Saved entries

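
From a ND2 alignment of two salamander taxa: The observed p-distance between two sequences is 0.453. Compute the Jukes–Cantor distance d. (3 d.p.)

0.695

d = −(3/4) ln(1 − 4p/3) = −0.75 ln(1 − 0.604) = −0.75 ln(0.396)
  = −0.75 × (-0.926341) = 0.694756 substitutions/site.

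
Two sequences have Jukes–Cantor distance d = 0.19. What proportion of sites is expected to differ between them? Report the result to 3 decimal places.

0.168

p = (3/4)(1 − e^(−4d/3)) = 0.75 × (1 − e^(-0.253333)) = 0.75 × (1 − 0.776209) = 0.167843.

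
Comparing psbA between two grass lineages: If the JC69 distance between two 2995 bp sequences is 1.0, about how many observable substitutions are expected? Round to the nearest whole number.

1654

Invert JC69: p = (3/4)(1 − e^(−4d/3)) = 0.75 × (1 − e^(-1.333333)) = 0.75 × (1 − 0.263597) = 0.552302.
Expected differing sites = pL ≈ 0.552302 × 2995 = 1654.14449 ≈ 1654.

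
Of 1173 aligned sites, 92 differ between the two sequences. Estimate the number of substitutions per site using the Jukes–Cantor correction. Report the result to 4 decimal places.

0.0828

p = 92/1173 ≈ 0.078431.
d = −(3/4) ln(1 − 4p/3) = −0.75 ln(1 − 0.104575) = −0.75 ln(0.895425)
  = −0.75 × (-0.110457) = 0.082843 substitutions/site.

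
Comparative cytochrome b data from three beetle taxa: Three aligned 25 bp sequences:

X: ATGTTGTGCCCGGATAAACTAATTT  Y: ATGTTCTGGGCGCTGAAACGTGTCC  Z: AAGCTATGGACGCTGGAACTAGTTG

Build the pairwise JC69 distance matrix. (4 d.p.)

X–Y: 11/25 sites differ → p = 0.44, d = −0.75 ln(1 − 0.586667) = 0.662626 ≈ 0.6626.
X–Z: 11/25 sites differ → p = 0.44, d = −0.75 ln(1 − 0.586667) = 0.662626 ≈ 0.6626.
Y–Z: 9/25 sites differ → p = 0.36, d = −0.75 ln(1 − 0.48) = 0.490445 ≈ 0.4904.

d(X,Y) = 0.6626, d(X,Z) = 0.6626, d(Y,Z) = 0.4904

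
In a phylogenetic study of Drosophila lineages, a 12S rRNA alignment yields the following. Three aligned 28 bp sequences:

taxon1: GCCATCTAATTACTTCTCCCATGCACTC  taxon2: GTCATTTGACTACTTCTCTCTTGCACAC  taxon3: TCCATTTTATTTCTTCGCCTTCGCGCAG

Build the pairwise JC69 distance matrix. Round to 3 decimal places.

taxon1–taxon2: 7/28 sites differ → p = 0.25, d = −0.75 ln(1 − 0.333333) = 0.304098 ≈ 0.304.
taxon1–taxon3: 11/28 sites differ → p ≈ 0.392857, d = −0.75 ln(1 − 0.523809) = 0.556452 ≈ 0.556.
taxon2–taxon3: 11/28 sites differ → p ≈ 0.392857, d = −0.75 ln(1 − 0.523809) = 0.556452 ≈ 0.556.

d(taxon1,taxon2) = 0.304, d(taxon1,taxon3) = 0.556, d(taxon2,taxon3) = 0.556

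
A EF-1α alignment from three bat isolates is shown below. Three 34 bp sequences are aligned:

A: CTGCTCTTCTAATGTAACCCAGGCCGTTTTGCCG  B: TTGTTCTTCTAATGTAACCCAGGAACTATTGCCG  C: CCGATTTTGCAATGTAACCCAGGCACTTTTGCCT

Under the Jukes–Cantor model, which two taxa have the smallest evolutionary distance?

A–B: 6/34 differ, p = 0.176, d = 0.201.
A–C: 8/34 differ, p = 0.235, d = 0.282.
B–C: 9/34 differ, p = 0.265, d = 0.326.
The smallest distance is between A and B.

A and B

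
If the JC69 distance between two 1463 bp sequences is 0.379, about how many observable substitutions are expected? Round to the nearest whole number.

Invert JC69: p = (3/4)(1 − e^(−4d/3)) = 0.75 × (1 − e^(-0.505333)) = 0.75 × (1 − 0.603305) = 0.297521.
Expected differing sites = pL ≈ 0.297521 × 1463 = 435.273223 ≈ 435.

435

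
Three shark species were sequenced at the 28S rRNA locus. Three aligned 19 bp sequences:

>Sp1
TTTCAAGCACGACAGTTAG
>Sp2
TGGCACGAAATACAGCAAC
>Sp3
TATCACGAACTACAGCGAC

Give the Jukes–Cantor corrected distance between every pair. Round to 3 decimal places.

Sp1–Sp2: 9/19 sites differ → p ≈ 0.473684, d = −0.75 ln(1 − 0.631579) = 0.748897 ≈ 0.749.
Sp1–Sp3: 7/19 sites differ → p ≈ 0.368421, d = −0.75 ln(1 − 0.491228) = 0.506816 ≈ 0.507.
Sp2–Sp3: 4/19 sites differ → p ≈ 0.210526, d = −0.75 ln(1 − 0.280701) = 0.247109 ≈ 0.247.

d(Sp1,Sp2) = 0.749, d(Sp1,Sp3) = 0.507, d(Sp2,Sp3) = 0.247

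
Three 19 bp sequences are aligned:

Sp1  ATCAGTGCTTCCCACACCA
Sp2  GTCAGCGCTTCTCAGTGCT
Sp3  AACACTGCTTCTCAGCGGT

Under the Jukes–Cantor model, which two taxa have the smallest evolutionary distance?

Sp1–Sp2: 7/19 differ, p = 0.368, d = 0.507.
Sp1–Sp3: 8/19 differ, p = 0.421, d = 0.618.
Sp2–Sp3: 6/19 differ, p = 0.316, d = 0.410.
The smallest distance is between Sp2 and Sp3.

Sp2 and Sp3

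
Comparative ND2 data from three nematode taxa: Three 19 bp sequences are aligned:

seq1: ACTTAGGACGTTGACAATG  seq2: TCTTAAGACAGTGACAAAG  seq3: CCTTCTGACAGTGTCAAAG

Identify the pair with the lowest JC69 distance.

seq1–seq2: 5/19 differ, p = 0.263, d = 0.324.
seq1–seq3: 7/19 differ, p = 0.368, d = 0.507.
seq2–seq3: 4/19 differ, p = 0.211, d = 0.247.
The smallest distance is between seq2 and seq3.

seq2 and seq3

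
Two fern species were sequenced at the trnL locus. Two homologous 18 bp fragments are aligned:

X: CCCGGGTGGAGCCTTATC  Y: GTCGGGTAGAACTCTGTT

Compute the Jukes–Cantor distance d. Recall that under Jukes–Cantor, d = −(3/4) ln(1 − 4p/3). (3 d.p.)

The sequences differ at 8 of 18 sites (1, 2, 8, 11, 13, 14, 16, 18), so p = 8/18 ≈ 0.444444.
d = −(3/4) ln(1 − 4p/3) = −0.75 ln(1 − 0.592592) = −0.75 ln(0.407408)
  = −0.75 × (-0.897940) = 0.673455 substitutions/site.

0.673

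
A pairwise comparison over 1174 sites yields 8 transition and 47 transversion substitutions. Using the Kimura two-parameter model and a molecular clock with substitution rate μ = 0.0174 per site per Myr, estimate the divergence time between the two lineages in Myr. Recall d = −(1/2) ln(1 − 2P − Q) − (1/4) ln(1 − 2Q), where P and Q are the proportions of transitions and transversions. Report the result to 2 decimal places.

1.39

P = 8/1174 ≈ 0.006814 and Q = 47/1174 ≈ 0.040034.
Under the Kimura two-parameter model, d = −½ ln(1 − 2P − Q) − ¼ ln(1 − 2Q).
1 − 2P − Q = 0.946338, giving −½ ln(0.946338) = 0.027578.
1 − 2Q = 0.919932, giving −¼ ln(0.919932) = 0.020864.
d = 0.027578 + 0.020864 = 0.048442.
Under a molecular clock d = 2μt, so t = d/(2μ) = 0.048442 / (2 × 0.0174) = 1.39 Myr.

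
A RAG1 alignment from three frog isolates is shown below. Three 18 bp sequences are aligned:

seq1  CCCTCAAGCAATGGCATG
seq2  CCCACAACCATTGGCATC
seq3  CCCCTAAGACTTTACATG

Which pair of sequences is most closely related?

seq1 and seq2

seq1–seq2: 4/18 differ, p = 0.222, d = 0.264.
seq1–seq3: 7/18 differ, p = 0.389, d = 0.548.
seq2–seq3: 8/18 differ, p = 0.444, d = 0.673.
The smallest distance is between seq1 and seq2.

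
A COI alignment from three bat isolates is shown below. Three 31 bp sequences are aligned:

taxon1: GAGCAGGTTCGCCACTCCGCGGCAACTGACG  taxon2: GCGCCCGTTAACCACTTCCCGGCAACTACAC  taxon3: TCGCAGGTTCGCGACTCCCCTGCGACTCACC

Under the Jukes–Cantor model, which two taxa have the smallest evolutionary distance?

taxon1–taxon2: 11/31 differ, p = 0.355, d = 0.481.
taxon1–taxon3: 8/31 differ, p = 0.258, d = 0.316.
taxon2–taxon3: 12/31 differ, p = 0.387, d = 0.544.
The smallest distance is between taxon1 and taxon3.

taxon1 and taxon3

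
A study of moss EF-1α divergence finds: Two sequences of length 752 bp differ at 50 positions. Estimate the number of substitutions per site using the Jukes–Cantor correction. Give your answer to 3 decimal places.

0.070

p = 50/752 ≈ 0.066489.
d = −(3/4) ln(1 − 4p/3) = −0.75 ln(1 − 0.088652) = −0.75 ln(0.911348)
  = −0.75 × (-0.092830) = 0.069623 substitutions/site.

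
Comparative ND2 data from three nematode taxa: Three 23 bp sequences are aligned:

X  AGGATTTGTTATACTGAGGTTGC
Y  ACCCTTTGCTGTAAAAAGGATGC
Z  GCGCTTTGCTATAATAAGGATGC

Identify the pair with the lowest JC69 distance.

Y and Z

X–Y: 9/23 differ, p = 0.391, d = 0.553.
X–Z: 7/23 differ, p = 0.304, d = 0.390.
Y–Z: 4/23 differ, p = 0.174, d = 0.198.
The smallest distance is between Y and Z.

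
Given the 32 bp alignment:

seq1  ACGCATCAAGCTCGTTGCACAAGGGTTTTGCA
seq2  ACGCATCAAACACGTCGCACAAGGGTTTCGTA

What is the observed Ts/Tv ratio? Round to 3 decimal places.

4.000

Transitions are A↔G and C↔T; transversions are all other mismatches.
Transitions: 4. Transversions: 1.
R = 4/1 = 4.000.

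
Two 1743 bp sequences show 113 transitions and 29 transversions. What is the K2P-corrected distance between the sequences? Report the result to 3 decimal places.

P = 113/1743 ≈ 0.064831 and Q = 29/1743 ≈ 0.016638.
Under the Kimura two-parameter model, d = −½ ln(1 − 2P − Q) − ¼ ln(1 − 2Q).
1 − 2P − Q = 0.8537, giving −½ ln(0.8537) = 0.079088.
1 − 2Q = 0.966724, giving −¼ ln(0.966724) = 0.008461.
d = 0.079088 + 0.008461 = 0.087549.

0.088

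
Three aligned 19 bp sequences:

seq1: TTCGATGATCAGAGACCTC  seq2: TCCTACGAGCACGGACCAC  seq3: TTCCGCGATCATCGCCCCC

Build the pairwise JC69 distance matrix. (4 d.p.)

d(seq1,seq2) = 0.5068, d(seq1,seq3) = 0.5068, d(seq2,seq3) = 0.6181

seq1–seq2: 7/19 sites differ → p ≈ 0.368421, d = −0.75 ln(1 − 0.491228) = 0.506816 ≈ 0.5068.
seq1–seq3: 7/19 sites differ → p ≈ 0.368421, d = −0.75 ln(1 − 0.491228) = 0.506816 ≈ 0.5068.
seq2–seq3: 8/19 sites differ → p ≈ 0.421053, d = −0.75 ln(1 − 0.561404) = 0.618132 ≈ 0.6181.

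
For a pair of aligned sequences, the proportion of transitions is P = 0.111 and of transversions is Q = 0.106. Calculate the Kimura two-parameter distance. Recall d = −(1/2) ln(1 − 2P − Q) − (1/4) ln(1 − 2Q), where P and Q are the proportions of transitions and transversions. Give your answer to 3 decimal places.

Under the Kimura two-parameter model, d = −½ ln(1 − 2P − Q) − ¼ ln(1 − 2Q).
1 − 2P − Q = 0.672, giving −½ ln(0.672) = 0.198748.
1 − 2Q = 0.788, giving −¼ ln(0.788) = 0.059564.
d = 0.198748 + 0.059564 = 0.258312.

0.258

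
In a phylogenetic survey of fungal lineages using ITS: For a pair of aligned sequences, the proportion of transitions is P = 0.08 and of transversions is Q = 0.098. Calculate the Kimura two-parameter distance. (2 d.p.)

Under the Kimura two-parameter model, d = −½ ln(1 − 2P − Q) − ¼ ln(1 − 2Q).
1 − 2P − Q = 0.742, giving −½ ln(0.742) = 0.149203.
1 − 2Q = 0.804, giving −¼ ln(0.804) = 0.054539.
d = 0.149203 + 0.054539 = 0.203742.

0.20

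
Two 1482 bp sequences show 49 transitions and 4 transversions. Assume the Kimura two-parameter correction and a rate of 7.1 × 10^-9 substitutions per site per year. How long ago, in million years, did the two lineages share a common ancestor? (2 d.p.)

2.61

P = 49/1482 ≈ 0.033063 and Q = 4/1482 ≈ 0.002699.
Under the Kimura two-parameter model, d = −½ ln(1 − 2P − Q) − ¼ ln(1 − 2Q).
1 − 2P − Q = 0.931175, giving −½ ln(0.931175) = 0.035654.
1 − 2Q = 0.994602, giving −¼ ln(0.994602) = 0.001353.
d = 0.035654 + 0.001353 = 0.037007.
Under a molecular clock d = 2μt, so t = d/(2μ) = 0.037007 / (2 × 7.1 × 10^-9) = 2.61 million years.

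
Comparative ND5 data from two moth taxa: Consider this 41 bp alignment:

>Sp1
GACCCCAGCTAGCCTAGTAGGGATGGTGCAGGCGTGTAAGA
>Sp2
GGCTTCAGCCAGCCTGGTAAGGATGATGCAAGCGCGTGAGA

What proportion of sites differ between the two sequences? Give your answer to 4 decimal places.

The sequences differ at 10 of 41 positions (sites 2, 4, 5, 10, 16, 20, 26, 31, 35, 38).
p = 10/41 = 0.243902… ≈ 0.2439 (to 4 d.p.).

0.2439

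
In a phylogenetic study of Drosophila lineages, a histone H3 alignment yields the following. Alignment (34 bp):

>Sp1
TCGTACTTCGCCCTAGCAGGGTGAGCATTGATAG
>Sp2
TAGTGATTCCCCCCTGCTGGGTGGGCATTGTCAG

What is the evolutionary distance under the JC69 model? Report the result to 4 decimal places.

The sequences differ at 10 of 34 sites (2, 5, 6, 10, 14, 15, 18, 24, 31, 32), so p = 10/34 ≈ 0.294118.
d = −(3/4) ln(1 − 4p/3) = −0.75 ln(1 − 0.392157) = −0.75 ln(0.607843)
  = −0.75 × (-0.497839) = 0.373379 substitutions/site.

0.3734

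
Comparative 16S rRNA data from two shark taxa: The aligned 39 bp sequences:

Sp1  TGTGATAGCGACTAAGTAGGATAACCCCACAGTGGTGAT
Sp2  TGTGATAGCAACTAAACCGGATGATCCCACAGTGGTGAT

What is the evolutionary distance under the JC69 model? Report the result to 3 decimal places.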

YOUR GOAL
Look for the line that contains "Two 1482 bp" in the entries above. Set it down, along with all later lines, exactly as written.

SOLUTION TO THIS TASK
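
Two 1482 bp sequences show 49 transitions and 4 transversions. Assume the Kimura two-parameter correction and a rate of 7.1 × 10^-9 substitutions per site per year. How long ago, in million years, did the two lineages share a common ancestor? (2 d.p.)

2.61

P = 49/1482 ≈ 0.033063 and Q = 4/1482 ≈ 0.002699.
Under the Kimura two-parameter model, d = −½ ln(1 − 2P − Q) − ¼ ln(1 − 2Q).
1 − 2P − Q = 0.931175, giving −½ ln(0.931175) = 0.035654.
1 − 2Q = 0.994602, giving −¼ ln(0.994602) = 0.001353.
d = 0.035654 + 0.001353 = 0.037007.
Under a molecular clock d = 2μt, so t = d/(2μ) = 0.037007 / (2 × 7.1 × 10^-9) = 2.61 million years.

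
Comparative ND5 data from two moth taxa: Consider this 41 bp alignment:

>Sp1
GACCCCAGCTAGCCTAGTAGGGATGGTGCAGGCGTGTAAGA
>Sp2
GGCTTCAGCCAGCCTGGTAAGGATGATGCAAGCGCGTGAGA

What proportion of sites differ between the two sequences? Give your answer to 4 decimal places.

The sequences differ at 10 of 41 positions (sites 2, 4, 5, 10, 16, 20, 26, 31, 35, 38).
p = 10/41 = 0.243902… ≈ 0.2439 (to 4 d.p.).

0.2439

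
In a phylogenetic study of Drosophila lineages, a histone H3 alignment yields the following. Alignment (34 bp):

>Sp1
TCGTACTTCGCCCTAGCAGGGTGAGCATTGATAG
>Sp2
TAGTGATTCCCCCCTGCTGGGTGGGCATTGTCAG

What is the evolutionary distance under the JC69 model? Report the result to 4 decimal places.

The sequences differ at 10 of 34 sites (2, 5, 6, 10, 14, 15, 18, 24, 31, 32), so p = 10/34 ≈ 0.294118.
d = −(3/4) ln(1 − 4p/3) = −0.75 ln(1 − 0.392157) = −0.75 ln(0.607843)
  = −0.75 × (-0.497839) = 0.373379 substitutions/site.

0.3734

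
Comparative 16S rRNA data from two shark taxa: The aligned 39 bp sequences:

Sp1  TGTGATAGCGACTAAGTAGGATAACCCCACAGTGGTGAT
Sp2  TGTGATAGCAACTAAACCGGATGATCCCACAGTGGTGAT

What is the evolutionary distance under the JC69 model? Report the result to 3 decimal places.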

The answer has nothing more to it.